_Instructions for the task:_ Extract each line holding the word "SmartQueue" from the entries.

_Data provided:_
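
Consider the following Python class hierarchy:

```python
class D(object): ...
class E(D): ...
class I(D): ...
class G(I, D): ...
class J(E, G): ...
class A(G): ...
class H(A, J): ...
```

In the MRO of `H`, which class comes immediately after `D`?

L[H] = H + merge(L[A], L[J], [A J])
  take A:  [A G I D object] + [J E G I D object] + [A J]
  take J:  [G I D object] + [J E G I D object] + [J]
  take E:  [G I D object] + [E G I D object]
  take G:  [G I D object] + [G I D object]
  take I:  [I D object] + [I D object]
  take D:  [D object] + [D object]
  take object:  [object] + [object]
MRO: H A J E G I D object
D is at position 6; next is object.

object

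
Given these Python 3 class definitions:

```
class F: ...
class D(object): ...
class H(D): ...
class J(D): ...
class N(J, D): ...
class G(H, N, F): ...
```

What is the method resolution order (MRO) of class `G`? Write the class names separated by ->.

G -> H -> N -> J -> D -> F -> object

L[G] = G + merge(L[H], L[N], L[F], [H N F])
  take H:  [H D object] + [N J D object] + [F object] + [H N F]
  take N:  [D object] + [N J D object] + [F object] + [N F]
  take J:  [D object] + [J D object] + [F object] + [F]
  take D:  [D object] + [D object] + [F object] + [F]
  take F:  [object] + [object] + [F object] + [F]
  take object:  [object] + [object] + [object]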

* * *

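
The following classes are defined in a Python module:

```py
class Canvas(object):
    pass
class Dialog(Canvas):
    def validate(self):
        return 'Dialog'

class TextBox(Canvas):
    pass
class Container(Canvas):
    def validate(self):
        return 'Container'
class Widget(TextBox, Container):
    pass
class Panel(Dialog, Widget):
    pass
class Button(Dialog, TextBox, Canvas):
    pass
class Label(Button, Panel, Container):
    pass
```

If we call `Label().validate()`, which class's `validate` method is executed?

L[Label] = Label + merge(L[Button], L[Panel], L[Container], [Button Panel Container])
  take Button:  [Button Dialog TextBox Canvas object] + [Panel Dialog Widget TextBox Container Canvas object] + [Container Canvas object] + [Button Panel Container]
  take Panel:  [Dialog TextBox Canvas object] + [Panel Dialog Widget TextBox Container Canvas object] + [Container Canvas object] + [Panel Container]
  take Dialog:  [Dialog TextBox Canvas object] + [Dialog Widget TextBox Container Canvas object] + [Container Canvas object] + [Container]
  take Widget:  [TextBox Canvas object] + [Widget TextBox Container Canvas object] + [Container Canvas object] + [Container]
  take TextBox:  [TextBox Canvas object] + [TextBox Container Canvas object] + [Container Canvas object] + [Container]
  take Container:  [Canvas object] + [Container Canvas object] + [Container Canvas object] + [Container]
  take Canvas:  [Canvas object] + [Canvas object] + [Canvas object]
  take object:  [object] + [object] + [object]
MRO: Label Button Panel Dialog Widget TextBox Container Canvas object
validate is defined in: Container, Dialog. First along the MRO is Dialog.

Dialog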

==

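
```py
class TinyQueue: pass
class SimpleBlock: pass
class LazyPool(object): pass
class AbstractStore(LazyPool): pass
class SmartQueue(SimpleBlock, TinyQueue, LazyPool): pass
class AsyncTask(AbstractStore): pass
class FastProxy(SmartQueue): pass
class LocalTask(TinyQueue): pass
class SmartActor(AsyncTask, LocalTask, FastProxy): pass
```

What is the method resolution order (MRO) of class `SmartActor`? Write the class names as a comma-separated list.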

_Exercise answer:_
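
class SmartQueue(SimpleBlock, TinyQueue, LazyPool): pass
class FastProxy(SmartQueue): pass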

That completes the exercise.